▶ [Task description] Please reproduce the data below exactly, from the first line through the line containing "sn v = 0.758939358038803", and leave every later line out.

(Exercise data Opens)

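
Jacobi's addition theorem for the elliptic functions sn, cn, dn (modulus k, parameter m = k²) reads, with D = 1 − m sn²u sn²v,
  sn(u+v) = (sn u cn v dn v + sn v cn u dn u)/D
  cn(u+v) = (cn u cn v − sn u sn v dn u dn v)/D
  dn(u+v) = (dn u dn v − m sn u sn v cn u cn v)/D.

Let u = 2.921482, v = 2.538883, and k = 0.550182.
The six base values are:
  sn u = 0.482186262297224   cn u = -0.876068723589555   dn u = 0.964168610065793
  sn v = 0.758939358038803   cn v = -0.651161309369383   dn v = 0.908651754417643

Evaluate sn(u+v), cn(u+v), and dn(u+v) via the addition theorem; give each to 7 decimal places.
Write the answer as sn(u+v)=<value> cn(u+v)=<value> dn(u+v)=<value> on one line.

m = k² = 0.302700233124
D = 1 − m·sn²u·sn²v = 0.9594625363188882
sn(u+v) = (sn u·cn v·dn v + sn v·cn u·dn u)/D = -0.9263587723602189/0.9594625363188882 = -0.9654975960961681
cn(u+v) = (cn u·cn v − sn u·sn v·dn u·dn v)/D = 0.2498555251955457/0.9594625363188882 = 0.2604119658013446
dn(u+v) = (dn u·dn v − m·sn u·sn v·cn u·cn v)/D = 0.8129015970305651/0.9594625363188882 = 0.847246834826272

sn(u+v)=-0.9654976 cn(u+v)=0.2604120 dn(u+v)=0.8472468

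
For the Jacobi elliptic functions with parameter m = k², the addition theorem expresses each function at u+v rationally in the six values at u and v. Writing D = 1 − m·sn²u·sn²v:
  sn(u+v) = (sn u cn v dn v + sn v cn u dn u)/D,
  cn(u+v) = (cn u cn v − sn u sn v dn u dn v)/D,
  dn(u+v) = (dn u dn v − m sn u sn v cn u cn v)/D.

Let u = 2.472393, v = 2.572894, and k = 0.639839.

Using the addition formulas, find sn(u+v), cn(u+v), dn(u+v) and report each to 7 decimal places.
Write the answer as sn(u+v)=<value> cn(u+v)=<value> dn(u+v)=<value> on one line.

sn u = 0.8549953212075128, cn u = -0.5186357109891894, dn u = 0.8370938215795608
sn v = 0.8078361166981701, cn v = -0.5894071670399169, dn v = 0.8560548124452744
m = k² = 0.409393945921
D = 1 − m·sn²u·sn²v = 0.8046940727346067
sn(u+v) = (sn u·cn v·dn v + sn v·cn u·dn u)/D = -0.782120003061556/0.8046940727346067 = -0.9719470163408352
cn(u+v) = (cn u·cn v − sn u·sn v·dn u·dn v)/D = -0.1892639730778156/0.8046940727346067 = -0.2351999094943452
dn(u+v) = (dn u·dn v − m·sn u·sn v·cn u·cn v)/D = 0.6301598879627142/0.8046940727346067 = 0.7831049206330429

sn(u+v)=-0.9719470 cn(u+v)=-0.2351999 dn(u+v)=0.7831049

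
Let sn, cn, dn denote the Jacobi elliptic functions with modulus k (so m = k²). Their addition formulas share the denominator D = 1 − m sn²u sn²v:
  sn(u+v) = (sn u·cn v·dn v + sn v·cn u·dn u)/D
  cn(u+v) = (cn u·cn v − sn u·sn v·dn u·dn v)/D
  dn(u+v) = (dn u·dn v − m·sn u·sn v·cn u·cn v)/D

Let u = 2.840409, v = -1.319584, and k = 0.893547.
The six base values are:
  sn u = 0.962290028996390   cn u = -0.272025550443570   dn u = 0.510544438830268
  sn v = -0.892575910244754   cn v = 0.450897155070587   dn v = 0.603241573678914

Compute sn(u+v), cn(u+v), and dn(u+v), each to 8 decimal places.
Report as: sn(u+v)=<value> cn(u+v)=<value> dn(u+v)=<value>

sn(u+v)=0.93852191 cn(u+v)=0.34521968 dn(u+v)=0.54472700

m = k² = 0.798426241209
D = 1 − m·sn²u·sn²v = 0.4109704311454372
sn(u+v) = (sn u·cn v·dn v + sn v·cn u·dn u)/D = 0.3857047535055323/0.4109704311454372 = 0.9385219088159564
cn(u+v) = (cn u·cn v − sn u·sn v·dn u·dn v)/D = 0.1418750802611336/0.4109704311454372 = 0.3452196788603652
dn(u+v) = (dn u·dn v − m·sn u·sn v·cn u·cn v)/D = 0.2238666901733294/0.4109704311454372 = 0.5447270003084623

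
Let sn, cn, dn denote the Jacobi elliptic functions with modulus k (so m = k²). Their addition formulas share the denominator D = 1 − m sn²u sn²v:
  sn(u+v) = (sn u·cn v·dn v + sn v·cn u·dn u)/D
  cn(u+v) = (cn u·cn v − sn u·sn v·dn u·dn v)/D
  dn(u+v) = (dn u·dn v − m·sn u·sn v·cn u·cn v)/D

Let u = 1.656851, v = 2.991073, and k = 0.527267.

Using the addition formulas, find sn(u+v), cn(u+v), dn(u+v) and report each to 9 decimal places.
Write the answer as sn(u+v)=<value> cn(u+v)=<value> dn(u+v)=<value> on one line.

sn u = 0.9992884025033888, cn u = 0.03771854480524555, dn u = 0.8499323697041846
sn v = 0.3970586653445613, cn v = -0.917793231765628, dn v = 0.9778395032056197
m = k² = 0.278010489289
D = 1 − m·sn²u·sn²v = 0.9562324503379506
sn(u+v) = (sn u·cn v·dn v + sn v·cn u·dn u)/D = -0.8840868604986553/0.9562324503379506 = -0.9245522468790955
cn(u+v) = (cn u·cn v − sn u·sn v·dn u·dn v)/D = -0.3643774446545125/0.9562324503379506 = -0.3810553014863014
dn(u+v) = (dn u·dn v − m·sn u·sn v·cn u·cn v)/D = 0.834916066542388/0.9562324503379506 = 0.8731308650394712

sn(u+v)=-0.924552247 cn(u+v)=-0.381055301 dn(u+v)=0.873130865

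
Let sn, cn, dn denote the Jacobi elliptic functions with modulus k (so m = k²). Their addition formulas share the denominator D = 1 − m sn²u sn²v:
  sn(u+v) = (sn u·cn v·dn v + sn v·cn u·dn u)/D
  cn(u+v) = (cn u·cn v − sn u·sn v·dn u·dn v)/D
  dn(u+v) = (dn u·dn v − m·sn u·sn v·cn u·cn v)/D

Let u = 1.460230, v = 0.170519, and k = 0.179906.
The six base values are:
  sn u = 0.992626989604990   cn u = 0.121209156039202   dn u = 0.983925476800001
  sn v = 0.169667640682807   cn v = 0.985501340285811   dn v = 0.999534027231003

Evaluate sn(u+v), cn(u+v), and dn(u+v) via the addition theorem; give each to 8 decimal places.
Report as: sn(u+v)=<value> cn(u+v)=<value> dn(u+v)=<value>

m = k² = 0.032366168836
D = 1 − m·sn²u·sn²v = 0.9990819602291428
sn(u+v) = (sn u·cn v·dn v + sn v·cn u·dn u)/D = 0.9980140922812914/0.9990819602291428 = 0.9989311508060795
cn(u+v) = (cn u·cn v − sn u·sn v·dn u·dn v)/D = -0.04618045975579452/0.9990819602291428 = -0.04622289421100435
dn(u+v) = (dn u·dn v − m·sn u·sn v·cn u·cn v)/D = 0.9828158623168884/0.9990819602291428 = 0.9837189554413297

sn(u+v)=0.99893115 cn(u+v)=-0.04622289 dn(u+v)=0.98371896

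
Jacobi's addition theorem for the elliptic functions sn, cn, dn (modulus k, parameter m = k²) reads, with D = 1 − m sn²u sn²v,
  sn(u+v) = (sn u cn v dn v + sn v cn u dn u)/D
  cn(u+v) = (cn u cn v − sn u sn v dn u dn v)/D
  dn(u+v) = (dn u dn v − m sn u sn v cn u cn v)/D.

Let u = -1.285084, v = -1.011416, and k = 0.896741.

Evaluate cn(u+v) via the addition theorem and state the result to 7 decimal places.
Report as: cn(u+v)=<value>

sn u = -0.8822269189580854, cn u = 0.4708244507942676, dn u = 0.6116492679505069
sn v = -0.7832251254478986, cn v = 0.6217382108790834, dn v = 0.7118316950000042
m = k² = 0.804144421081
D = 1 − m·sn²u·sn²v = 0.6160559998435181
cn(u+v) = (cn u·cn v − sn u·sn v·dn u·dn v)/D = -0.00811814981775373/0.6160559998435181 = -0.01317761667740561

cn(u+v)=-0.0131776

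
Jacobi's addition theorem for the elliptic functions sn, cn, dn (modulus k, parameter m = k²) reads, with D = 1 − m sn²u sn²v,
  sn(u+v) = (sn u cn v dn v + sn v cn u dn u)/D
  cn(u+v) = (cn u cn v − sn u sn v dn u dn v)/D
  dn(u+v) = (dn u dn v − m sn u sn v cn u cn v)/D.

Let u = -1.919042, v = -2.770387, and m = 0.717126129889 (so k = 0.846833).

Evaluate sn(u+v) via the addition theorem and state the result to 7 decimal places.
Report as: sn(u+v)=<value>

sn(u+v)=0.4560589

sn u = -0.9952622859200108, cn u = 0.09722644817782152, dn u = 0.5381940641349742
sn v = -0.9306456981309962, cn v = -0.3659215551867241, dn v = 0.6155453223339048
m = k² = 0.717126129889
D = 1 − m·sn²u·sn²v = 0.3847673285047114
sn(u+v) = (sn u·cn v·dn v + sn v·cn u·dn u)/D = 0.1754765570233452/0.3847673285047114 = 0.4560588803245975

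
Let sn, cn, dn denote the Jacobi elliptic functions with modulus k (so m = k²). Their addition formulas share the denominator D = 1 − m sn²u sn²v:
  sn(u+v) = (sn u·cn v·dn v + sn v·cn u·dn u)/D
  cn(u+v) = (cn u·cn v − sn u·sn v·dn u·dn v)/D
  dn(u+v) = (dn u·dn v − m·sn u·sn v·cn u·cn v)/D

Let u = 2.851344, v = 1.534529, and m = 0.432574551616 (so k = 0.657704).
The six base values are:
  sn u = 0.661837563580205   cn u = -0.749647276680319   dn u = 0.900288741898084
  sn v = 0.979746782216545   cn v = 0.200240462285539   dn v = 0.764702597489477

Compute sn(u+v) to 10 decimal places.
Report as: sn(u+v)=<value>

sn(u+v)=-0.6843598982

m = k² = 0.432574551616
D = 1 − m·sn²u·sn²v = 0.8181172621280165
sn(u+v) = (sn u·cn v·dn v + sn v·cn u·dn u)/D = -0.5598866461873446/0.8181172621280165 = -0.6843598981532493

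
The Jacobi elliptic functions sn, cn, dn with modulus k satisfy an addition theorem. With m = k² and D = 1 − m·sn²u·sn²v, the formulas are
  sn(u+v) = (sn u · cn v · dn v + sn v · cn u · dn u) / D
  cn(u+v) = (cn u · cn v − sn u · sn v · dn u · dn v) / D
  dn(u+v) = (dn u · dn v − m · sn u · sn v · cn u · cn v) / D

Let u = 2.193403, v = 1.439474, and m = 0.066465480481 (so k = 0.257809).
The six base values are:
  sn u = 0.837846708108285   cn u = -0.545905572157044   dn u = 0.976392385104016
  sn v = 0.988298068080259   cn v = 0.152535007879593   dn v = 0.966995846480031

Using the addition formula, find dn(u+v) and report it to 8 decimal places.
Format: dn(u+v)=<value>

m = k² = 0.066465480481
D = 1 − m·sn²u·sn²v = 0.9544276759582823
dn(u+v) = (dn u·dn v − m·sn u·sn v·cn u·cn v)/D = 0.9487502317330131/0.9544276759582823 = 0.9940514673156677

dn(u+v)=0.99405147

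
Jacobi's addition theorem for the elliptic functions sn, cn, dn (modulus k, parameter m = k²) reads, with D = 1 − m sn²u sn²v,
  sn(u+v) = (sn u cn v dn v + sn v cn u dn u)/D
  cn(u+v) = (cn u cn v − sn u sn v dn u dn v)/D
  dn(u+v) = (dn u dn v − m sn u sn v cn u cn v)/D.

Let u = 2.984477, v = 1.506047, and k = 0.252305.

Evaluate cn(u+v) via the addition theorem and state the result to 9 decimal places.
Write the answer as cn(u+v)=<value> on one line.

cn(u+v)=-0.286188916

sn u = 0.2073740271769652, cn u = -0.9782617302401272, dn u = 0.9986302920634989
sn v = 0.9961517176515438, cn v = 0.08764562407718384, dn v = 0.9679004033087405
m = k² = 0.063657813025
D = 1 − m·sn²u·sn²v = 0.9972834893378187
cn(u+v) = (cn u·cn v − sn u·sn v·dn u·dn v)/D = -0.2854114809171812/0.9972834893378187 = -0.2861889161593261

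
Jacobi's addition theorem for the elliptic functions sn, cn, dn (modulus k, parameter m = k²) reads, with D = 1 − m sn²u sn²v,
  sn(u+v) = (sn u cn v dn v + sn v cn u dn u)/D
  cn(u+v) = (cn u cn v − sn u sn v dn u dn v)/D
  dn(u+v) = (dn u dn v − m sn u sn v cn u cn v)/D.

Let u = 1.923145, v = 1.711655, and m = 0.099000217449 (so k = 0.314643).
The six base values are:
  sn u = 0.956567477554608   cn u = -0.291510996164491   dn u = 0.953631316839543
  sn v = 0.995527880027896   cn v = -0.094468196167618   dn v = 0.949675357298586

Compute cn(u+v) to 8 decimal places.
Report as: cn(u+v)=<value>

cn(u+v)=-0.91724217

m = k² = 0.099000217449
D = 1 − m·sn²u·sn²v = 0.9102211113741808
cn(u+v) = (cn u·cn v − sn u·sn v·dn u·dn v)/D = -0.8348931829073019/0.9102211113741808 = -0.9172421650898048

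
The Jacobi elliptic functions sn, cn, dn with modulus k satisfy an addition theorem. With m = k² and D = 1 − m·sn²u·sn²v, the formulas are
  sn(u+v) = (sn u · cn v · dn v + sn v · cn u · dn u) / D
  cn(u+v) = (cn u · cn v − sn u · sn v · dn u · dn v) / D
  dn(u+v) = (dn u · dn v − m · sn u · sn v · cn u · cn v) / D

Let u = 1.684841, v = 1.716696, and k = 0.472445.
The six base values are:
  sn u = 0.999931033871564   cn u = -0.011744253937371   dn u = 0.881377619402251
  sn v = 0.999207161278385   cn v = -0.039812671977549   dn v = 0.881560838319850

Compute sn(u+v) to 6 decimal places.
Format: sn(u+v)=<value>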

(Exercise data Closes)

▶ [Task solution]
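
Jacobi's addition theorem for the elliptic functions sn, cn, dn (modulus k, parameter m = k²) reads, with D = 1 − m sn²u sn²v,
  sn(u+v) = (sn u cn v dn v + sn v cn u dn u)/D
  cn(u+v) = (cn u cn v − sn u sn v dn u dn v)/D
  dn(u+v) = (dn u dn v − m sn u sn v cn u cn v)/D.

Let u = 2.921482, v = 2.538883, and k = 0.550182.
The six base values are:
  sn u = 0.482186262297224   cn u = -0.876068723589555   dn u = 0.964168610065793
  sn v = 0.758939358038803   cn v = -0.651161309369383   dn v = 0.908651754417643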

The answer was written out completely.